-------- The input --------

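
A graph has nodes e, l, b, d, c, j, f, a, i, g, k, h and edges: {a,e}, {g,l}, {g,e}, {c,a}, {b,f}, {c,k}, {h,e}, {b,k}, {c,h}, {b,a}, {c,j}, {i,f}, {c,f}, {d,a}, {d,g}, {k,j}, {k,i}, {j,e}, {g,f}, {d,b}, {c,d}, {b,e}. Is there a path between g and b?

Yes

From g we can reach a, b, c, d, e, f, g, h, i, j, k, l, which includes b.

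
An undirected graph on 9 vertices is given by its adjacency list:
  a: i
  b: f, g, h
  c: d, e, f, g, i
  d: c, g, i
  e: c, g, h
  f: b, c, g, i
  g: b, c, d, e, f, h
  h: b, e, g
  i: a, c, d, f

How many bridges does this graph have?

1

The edges on the cycle i-c-d-i are not bridges since each lies on that cycle.
But removing a-i disconnects a from i — this is a bridge.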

--------

Task requirements
Word for word, write out all the lines shown above.

Answer to the exercise
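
A graph has nodes e, l, b, d, c, j, f, a, i, g, k, h and edges: {a,e}, {g,l}, {g,e}, {c,a}, {b,f}, {c,k}, {h,e}, {b,k}, {c,h}, {b,a}, {c,j}, {i,f}, {c,f}, {d,a}, {d,g}, {k,j}, {k,i}, {j,e}, {g,f}, {d,b}, {c,d}, {b,e}. Is there a path between g and b?

Yes

From g we can reach a, b, c, d, e, f, g, h, i, j, k, l, which includes b.

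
An undirected graph on 9 vertices is given by its adjacency list:
  a: i
  b: f, g, h
  c: d, e, f, g, i
  d: c, g, i
  e: c, g, h
  f: b, c, g, i
  g: b, c, d, e, f, h
  h: b, e, g
  i: a, c, d, f

How many bridges does this graph have?

1

The edges on the cycle i-c-d-i are not bridges since each lies on that cycle.
But removing a-i disconnects a from i — this is a bridge.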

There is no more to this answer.